▶ [Data supplied]:
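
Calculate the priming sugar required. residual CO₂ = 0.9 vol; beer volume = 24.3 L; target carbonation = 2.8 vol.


sugar = (target − residual)·4.0·V
sugar = (2.8 − 0.9)·4.0·24.3

184.6800 g


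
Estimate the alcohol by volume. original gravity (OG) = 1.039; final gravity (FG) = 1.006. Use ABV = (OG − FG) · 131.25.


ABV = (1.039 − 1.006) · 131.25

4.3312 % ABV


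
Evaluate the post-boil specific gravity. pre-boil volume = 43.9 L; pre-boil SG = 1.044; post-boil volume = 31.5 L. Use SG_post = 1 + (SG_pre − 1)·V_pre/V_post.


pts_pre = (1.044 − 1)·1000 = 44.0000
pts_post = 44.0000·43.9/31.5 = 61.3206
SG_post = 1 + 61.3206/1000

1.0613


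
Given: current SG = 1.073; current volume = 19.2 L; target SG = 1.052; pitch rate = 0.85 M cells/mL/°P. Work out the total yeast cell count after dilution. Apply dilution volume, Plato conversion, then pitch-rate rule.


V_w = V·((SG_c−1)/(SG_t−1)−1);  °P = 259 − 259/SG_t;  cells = rate·(V+V_w)·°P
V_w = 19.2·((1.073−1)/(1.052−1)−1) = 7.7538
V_final = 19.2 + 7.7538 = 26.9538
°P = 259 − 259/1.052 = 12.8023
cells = 0.85·26.9538·12.8023

293.3101 billion cells


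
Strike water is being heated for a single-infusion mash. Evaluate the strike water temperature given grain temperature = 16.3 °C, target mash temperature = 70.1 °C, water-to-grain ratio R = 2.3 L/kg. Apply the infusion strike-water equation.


T_strike = (0.41/R)·(T_mash − T_grain) + T_mash
T_strike = (0.41/2.3)·(70.1 − 16.3) + 70.1

79.6904 °C


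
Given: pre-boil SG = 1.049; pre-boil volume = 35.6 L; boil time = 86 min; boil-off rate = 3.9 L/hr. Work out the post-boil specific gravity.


V_post = V_pre − rate·(t/60);  SG_post = 1 + (SG_pre−1)·V_pre/V_post
V_post = 35.6 − 3.9·(86/60) = 30.0100
SG_post = 1 + (1.049 − 1)·35.6/30.0100

1.0581


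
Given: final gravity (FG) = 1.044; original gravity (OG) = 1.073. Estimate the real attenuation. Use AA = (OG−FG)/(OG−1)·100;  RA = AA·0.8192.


AA = (1.073 − 1.044)/(1.073 − 1)·100 = 39.7260
RA = 39.7260·0.8192

32.5436 %


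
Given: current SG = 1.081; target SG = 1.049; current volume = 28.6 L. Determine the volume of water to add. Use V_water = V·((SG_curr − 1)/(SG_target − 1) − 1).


V_water = 28.6·((1.081 − 1)/(1.049 − 1) − 1)

18.6776 L


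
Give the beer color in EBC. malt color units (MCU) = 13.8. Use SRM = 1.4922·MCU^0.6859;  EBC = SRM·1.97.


SRM = 1.4922·13.8^0.6859 = 9.0296
EBC = 9.0296·1.97

17.7884 EBC


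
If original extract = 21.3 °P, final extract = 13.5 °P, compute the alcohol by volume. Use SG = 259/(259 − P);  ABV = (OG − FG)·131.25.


OG = 259/(259 − 21.3) = 1.0896
FG = 259/(259 − 13.5) = 1.0550
ABV = (1.0896 − 1.0550)·131.25

4.5437 % ABV


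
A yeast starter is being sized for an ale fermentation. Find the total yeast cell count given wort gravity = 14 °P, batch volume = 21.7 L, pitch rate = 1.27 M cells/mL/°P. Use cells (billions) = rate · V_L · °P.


cells = 1.27 · 21.7 · 14

385.8260 billion cells


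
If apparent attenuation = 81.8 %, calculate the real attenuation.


RA = AA · 0.8192
RA = 81.8 · 0.8192

67.0106 %


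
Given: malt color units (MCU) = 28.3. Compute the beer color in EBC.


SRM = 1.4922·MCU^0.6859;  EBC = SRM·1.97
SRM = 1.4922·28.3^0.6859 = 14.7777
EBC = 14.7777·1.97

29.1121 EBC


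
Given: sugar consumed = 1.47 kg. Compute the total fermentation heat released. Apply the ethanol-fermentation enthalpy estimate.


Q = m_sugar · 590 kJ/kg
Q = 1.47 · 590

867.3000 kJ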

▶ [Task requirements]: In the listing above, find the line containing "If original extract"; that line and every line after it, through the last, are to be retyped exactly.

▶ [Response box]:
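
If original extract = 21.3 °P, final extract = 13.5 °P, compute the alcohol by volume. Use SG = 259/(259 − P);  ABV = (OG − FG)·131.25.


OG = 259/(259 − 21.3) = 1.0896
FG = 259/(259 − 13.5) = 1.0550
ABV = (1.0896 − 1.0550)·131.25

4.5437 % ABV


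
A yeast starter is being sized for an ale fermentation. Find the total yeast cell count given wort gravity = 14 °P, batch volume = 21.7 L, pitch rate = 1.27 M cells/mL/°P. Use cells (billions) = rate · V_L · °P.


cells = 1.27 · 21.7 · 14

385.8260 billion cells


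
If apparent attenuation = 81.8 %, calculate the real attenuation.


RA = AA · 0.8192
RA = 81.8 · 0.8192

67.0106 %


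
Given: malt color units (MCU) = 28.3. Compute the beer color in EBC.


SRM = 1.4922·MCU^0.6859;  EBC = SRM·1.97
SRM = 1.4922·28.3^0.6859 = 14.7777
EBC = 14.7777·1.97

29.1121 EBC


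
Given: sugar consumed = 1.47 kg. Compute the total fermentation heat released. Apply the ethanol-fermentation enthalpy estimate.


Q = m_sugar · 590 kJ/kg
Q = 1.47 · 590

867.3000 kJ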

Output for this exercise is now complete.